Dataset extract
● ● ● ● ● ● ●
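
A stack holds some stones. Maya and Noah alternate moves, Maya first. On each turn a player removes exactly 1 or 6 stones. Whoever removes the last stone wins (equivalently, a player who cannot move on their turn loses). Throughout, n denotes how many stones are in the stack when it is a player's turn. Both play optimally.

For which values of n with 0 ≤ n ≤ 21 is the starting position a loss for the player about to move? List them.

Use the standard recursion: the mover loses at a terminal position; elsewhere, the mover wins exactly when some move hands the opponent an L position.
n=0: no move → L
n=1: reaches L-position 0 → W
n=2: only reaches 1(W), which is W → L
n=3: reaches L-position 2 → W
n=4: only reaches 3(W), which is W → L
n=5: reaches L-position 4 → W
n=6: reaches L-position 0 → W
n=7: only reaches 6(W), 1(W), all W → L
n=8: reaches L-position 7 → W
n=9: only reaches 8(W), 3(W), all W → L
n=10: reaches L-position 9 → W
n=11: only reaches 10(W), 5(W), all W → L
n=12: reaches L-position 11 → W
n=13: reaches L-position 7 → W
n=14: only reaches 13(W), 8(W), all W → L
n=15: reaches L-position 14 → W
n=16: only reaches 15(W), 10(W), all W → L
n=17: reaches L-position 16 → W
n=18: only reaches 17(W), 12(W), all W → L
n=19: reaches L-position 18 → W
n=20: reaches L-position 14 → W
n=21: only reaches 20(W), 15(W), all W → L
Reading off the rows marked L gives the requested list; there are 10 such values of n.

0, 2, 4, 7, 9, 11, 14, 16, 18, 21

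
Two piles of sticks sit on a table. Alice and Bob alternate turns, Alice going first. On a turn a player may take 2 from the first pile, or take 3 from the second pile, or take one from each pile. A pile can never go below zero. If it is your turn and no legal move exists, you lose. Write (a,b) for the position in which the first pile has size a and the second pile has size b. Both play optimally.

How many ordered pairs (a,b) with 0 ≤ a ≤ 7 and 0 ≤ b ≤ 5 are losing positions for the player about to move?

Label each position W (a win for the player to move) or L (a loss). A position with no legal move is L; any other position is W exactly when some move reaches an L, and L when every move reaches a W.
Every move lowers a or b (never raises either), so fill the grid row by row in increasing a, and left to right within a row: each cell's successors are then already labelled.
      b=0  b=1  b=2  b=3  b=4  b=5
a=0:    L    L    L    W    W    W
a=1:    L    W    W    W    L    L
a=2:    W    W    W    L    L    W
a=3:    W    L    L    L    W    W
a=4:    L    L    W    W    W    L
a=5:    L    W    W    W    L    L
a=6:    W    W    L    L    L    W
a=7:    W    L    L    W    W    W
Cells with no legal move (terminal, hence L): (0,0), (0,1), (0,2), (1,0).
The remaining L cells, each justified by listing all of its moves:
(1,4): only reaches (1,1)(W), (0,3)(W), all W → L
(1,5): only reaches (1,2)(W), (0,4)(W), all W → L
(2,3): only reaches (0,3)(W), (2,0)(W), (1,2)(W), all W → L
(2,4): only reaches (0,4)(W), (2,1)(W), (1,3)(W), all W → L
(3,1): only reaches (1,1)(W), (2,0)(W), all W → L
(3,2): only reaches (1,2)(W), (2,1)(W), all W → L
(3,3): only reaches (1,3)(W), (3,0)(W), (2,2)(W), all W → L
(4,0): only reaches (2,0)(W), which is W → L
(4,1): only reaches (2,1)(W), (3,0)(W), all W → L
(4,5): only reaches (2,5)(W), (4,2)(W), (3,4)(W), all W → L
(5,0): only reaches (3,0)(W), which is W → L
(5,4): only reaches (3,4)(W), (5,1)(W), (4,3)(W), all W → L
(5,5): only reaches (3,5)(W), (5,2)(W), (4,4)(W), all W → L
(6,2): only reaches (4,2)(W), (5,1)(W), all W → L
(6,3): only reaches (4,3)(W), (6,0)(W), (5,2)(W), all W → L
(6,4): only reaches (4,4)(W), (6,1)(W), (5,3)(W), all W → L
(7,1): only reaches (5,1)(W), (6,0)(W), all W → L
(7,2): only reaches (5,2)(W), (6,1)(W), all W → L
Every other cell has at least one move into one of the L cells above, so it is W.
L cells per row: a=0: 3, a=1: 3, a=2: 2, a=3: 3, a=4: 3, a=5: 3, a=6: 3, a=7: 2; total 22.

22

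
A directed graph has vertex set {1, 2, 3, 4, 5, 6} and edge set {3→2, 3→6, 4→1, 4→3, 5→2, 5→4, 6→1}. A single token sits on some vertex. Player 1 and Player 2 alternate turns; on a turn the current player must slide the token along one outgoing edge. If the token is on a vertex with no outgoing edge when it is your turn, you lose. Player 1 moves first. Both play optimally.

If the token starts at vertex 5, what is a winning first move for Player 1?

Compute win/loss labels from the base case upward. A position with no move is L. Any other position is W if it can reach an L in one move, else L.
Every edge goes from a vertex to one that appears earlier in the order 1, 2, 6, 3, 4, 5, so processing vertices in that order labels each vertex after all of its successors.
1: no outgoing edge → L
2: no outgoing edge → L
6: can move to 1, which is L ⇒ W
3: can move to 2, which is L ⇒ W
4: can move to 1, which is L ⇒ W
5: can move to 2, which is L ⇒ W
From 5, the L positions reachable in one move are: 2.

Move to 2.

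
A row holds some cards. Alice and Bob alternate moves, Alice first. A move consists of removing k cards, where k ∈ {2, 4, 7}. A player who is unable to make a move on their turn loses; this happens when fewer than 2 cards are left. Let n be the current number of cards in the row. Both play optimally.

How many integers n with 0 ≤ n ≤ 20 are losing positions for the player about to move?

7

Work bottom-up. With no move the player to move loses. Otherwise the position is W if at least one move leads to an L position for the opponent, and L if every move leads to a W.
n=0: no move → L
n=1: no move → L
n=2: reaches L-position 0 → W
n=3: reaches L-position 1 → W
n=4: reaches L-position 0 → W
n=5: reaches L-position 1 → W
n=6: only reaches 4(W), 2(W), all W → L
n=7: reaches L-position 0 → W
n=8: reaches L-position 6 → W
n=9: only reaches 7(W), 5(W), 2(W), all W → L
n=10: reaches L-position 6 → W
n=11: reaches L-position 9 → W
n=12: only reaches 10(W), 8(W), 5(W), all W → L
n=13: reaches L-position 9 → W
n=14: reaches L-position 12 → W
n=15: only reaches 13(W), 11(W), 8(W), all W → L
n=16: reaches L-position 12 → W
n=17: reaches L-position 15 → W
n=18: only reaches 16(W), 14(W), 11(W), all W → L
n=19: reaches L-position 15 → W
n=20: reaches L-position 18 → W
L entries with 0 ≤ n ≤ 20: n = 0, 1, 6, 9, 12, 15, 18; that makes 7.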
● ● ● ● ● ● ●
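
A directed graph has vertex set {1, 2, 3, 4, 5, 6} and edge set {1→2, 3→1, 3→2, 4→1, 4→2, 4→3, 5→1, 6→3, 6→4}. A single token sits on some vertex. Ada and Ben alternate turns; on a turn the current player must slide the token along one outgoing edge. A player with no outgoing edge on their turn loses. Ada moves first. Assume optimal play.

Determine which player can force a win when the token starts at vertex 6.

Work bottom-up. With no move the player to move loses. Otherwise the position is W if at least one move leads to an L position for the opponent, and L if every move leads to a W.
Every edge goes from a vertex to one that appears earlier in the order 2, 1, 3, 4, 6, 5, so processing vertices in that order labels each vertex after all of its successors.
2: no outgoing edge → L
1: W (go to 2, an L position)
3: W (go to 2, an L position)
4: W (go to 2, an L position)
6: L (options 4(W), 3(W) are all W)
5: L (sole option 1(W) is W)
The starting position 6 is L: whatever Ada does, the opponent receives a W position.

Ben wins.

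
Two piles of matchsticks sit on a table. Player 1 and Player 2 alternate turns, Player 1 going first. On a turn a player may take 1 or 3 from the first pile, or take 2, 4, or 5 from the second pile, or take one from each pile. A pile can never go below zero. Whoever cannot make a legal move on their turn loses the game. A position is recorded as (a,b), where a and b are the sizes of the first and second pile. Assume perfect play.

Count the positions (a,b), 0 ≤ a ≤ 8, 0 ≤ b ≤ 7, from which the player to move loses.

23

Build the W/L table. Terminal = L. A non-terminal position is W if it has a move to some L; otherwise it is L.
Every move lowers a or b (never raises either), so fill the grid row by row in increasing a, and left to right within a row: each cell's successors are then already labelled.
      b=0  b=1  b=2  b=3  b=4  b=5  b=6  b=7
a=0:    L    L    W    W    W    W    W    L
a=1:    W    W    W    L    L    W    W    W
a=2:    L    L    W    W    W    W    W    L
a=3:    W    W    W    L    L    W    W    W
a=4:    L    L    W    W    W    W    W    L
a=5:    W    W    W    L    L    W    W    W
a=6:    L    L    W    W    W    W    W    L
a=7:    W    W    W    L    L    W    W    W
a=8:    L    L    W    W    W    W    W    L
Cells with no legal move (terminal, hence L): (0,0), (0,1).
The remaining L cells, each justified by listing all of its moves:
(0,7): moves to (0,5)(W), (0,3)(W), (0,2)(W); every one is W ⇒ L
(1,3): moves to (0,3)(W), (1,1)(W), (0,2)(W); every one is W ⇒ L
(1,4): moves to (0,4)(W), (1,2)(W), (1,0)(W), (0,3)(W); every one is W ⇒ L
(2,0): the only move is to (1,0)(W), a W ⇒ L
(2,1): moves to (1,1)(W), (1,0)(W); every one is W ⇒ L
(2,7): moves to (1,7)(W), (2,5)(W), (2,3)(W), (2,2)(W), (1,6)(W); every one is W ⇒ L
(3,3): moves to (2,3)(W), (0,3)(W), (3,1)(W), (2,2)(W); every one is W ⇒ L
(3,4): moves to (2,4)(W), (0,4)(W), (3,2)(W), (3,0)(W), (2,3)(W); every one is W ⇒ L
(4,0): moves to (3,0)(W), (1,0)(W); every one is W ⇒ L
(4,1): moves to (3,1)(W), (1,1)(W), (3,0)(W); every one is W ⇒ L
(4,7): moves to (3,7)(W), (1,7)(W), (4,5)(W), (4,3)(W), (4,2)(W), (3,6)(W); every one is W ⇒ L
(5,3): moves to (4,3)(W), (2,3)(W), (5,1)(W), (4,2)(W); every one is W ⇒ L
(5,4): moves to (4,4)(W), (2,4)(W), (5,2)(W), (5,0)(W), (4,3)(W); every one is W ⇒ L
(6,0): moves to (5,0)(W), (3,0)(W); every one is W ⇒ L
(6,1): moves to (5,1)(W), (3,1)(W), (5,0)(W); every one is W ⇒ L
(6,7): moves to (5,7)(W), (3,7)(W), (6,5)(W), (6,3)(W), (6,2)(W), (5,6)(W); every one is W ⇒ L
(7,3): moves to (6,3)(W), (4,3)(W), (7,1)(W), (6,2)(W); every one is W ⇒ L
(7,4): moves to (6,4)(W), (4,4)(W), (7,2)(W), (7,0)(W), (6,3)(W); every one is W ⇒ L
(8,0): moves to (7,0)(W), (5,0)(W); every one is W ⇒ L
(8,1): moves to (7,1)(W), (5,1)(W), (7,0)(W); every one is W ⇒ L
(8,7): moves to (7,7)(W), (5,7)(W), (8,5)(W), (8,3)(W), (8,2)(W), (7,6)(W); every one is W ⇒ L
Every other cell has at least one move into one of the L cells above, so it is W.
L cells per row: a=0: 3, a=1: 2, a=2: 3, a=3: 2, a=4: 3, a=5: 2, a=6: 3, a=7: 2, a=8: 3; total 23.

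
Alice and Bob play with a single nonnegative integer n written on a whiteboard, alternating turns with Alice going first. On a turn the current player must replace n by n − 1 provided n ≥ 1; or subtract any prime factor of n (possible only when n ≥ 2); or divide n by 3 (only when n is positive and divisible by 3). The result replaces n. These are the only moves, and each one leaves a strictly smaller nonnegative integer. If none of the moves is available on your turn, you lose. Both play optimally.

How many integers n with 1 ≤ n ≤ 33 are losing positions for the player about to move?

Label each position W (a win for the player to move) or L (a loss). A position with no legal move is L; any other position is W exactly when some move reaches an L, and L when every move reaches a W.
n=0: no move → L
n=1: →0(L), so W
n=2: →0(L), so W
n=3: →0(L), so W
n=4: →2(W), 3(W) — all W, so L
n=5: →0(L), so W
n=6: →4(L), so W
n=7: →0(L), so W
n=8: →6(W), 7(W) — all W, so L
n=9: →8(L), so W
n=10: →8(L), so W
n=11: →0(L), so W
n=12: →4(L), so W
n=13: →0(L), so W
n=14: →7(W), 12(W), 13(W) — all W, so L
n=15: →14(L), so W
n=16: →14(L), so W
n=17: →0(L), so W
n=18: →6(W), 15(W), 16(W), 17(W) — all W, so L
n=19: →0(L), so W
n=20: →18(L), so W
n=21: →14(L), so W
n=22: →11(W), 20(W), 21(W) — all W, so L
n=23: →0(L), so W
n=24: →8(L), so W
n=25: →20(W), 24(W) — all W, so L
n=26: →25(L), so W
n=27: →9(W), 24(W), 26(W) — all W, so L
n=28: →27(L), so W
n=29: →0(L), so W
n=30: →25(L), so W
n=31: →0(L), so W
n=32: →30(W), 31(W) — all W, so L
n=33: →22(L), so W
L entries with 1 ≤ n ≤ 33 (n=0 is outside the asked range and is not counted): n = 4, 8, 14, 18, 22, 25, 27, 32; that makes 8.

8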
● ● ● ● ● ● ●
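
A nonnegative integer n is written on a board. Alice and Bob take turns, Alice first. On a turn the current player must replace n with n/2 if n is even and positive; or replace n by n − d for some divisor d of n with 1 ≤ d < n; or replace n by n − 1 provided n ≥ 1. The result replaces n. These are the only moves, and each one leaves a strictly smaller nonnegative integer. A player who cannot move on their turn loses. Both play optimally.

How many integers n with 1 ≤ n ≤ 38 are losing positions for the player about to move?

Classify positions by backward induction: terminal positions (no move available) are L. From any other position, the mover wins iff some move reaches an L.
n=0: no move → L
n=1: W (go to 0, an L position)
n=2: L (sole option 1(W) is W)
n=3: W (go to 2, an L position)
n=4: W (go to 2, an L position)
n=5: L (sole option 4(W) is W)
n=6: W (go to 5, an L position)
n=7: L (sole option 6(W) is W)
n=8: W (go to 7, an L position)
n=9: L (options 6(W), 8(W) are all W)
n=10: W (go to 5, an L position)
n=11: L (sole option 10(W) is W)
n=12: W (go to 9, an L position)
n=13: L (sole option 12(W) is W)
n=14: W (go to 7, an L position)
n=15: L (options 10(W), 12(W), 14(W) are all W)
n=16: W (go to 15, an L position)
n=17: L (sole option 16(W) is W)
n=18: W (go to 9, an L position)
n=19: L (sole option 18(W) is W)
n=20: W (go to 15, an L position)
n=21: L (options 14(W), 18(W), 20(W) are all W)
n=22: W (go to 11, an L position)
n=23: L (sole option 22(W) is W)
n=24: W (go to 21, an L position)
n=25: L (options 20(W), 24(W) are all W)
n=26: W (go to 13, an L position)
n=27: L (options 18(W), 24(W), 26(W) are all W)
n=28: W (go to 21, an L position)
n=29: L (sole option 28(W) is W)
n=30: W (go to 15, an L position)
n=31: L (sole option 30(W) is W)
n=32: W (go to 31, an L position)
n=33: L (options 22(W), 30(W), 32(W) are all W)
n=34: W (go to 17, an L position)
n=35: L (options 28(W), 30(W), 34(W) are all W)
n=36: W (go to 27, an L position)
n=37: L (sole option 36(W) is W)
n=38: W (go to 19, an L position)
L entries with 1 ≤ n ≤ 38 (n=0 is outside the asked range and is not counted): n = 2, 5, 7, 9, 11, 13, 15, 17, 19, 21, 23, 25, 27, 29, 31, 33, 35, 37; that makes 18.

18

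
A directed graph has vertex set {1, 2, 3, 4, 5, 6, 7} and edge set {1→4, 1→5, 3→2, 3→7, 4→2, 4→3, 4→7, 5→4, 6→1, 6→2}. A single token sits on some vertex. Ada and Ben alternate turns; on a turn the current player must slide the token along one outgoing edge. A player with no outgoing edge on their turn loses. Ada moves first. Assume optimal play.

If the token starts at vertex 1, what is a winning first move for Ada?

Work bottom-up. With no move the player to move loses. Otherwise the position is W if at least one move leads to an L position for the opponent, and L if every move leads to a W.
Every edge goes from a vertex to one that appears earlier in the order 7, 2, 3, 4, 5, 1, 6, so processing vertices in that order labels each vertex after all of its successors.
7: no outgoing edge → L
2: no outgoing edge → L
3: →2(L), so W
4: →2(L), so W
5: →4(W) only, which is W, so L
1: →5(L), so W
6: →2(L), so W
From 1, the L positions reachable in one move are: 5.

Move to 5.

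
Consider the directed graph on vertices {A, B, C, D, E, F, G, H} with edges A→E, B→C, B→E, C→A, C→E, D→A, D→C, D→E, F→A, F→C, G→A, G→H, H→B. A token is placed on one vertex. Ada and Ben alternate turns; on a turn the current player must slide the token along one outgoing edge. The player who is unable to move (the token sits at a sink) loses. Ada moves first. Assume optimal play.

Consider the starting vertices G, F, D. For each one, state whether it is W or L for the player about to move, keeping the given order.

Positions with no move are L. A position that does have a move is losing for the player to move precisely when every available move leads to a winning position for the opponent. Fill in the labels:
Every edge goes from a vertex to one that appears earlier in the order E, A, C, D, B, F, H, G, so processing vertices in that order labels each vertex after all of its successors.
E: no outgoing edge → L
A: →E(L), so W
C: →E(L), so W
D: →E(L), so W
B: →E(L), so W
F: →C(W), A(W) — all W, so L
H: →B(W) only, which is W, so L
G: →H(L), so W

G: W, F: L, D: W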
● ● ● ● ● ● ●
Work to be completed
Gather each line of the records holding the string "holds".

Solution for this exercise
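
A stack holds some stones. Maya and Noah alternate moves, Maya first. On each turn a player removes exactly 1 or 6 stones. Whoever removes the last stone wins (equivalently, a player who cannot move on their turn loses). Throughout, n denotes how many stones are in the stack when it is a player's turn. Both play optimally.
A row holds some cards. Alice and Bob alternate moves, Alice first. A move consists of removing k cards, where k ∈ {2, 4, 7}. A player who is unable to make a move on their turn loses; this happens when fewer than 2 cards are left. Let n be the current number of cards in the row. Both play optimally.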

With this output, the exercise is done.